Goal of the exercise
Would you please retype, exactly, the lines of the listing below between the line with "Evaluate the residue" and the line with "f(y) = -3/(23*(y**2 + y + 4)**3)", inclusive?

Data supplied below:

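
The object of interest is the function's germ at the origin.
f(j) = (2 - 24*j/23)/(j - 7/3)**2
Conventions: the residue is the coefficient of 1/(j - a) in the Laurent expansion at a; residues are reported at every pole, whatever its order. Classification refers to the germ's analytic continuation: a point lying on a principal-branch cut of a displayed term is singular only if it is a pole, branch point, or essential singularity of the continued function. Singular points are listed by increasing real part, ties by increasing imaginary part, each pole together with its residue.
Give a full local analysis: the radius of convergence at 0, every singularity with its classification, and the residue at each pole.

Denominator factor (j - 7/3)^2: pole of order 2 at 7/3, modulus 7/3.
The radius of convergence is the smallest modulus among the singular points: 7/3.
At the order-2 pole 7/3 set g(j) = (j - (7/3))^2*f(j) = 2 - 24*j/23.
Order-2 pole: residue = g'(a); g'(7/3) = -24/23, so the residue is -24/23.

Radius of convergence at 0: 7/3.
At 7/3: a pole of order 2; residue -24/23.


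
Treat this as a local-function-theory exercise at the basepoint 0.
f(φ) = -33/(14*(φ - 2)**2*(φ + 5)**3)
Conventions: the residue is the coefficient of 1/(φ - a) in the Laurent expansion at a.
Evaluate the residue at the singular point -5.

The residue is -99/33614.

At the order-3 pole -5 set g(φ) = (φ - (-5))^3*f(φ) = -33/(14*(φ - 2)**2).
Order-3 pole: residue = g''(a)/2; g''(-5) = -99/16807, so the residue is -99/33614.


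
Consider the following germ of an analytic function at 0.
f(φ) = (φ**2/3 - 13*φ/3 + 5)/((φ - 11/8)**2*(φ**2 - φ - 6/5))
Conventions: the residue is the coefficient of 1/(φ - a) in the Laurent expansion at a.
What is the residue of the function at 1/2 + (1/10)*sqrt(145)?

The factor φ**2 - φ - 6/5 splits as (φ - a)(φ - a') with a = 1/2 + (1/10)*sqrt(145), a' = 1/2 - (1/10)*sqrt(145). At the order-1 pole a set g(φ) = (φ - a)*f(φ) = [(φ**2/3 - 13*φ/3 + 5)/(φ - 11/8)**2] / (φ - a').
Simple pole: residue = g(a) at a = 1/2 + (1/10)*sqrt(145), which is -149120/47961 - (267968/1390869)*sqrt(145).

The residue is -149120/47961 - (267968/1390869)*sqrt(145).


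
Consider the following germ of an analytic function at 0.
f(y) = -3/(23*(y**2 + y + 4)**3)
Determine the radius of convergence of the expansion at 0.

Denominator factor (y**2 + y + 4)^3: discriminant -15, complex-conjugate roots (-1/2) + ((1/2)*sqrt(15))*i and (-1/2) - ((1/2)*sqrt(15))*i; poles of order 3, moduli 2 and 2.
The radius of convergence is the smallest modulus among the singular points: 2.

The radius of convergence is 2.


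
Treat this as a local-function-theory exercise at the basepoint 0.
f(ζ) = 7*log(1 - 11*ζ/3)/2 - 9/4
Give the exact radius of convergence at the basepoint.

The radius of convergence is 3/11.

Branch term (7/2)*log(1 - ζ/(3/11)): its argument vanishes at ζ = 3/11, a logarithmic branch point, modulus 3/11.
The radius of convergence is the smallest modulus among the singular points: 3/11.


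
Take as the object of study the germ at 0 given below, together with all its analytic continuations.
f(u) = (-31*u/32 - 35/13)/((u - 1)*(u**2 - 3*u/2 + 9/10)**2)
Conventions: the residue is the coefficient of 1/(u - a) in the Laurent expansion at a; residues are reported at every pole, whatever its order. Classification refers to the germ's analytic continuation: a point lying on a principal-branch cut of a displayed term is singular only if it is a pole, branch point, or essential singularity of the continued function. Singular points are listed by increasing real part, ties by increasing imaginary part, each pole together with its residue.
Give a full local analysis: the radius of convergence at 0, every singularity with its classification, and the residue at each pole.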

End of Data supplied.

Reply to the exercise
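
Evaluate the residue at the singular point -5.

The residue is -99/33614.

At the order-3 pole -5 set g(φ) = (φ - (-5))^3*f(φ) = -33/(14*(φ - 2)**2).
Order-3 pole: residue = g''(a)/2; g''(-5) = -99/16807, so the residue is -99/33614.


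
Consider the following germ of an analytic function at 0.
f(φ) = (φ**2/3 - 13*φ/3 + 5)/((φ - 11/8)**2*(φ**2 - φ - 6/5))
Conventions: the residue is the coefficient of 1/(φ - a) in the Laurent expansion at a.
What is the residue of the function at 1/2 + (1/10)*sqrt(145)?

The factor φ**2 - φ - 6/5 splits as (φ - a)(φ - a') with a = 1/2 + (1/10)*sqrt(145), a' = 1/2 - (1/10)*sqrt(145). At the order-1 pole a set g(φ) = (φ - a)*f(φ) = [(φ**2/3 - 13*φ/3 + 5)/(φ - 11/8)**2] / (φ - a').
Simple pole: residue = g(a) at a = 1/2 + (1/10)*sqrt(145), which is -149120/47961 - (267968/1390869)*sqrt(145).

The residue is -149120/47961 - (267968/1390869)*sqrt(145).


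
Consider the following germ of an analytic function at 0.
f(y) = -3/(23*(y**2 + y + 4)**3)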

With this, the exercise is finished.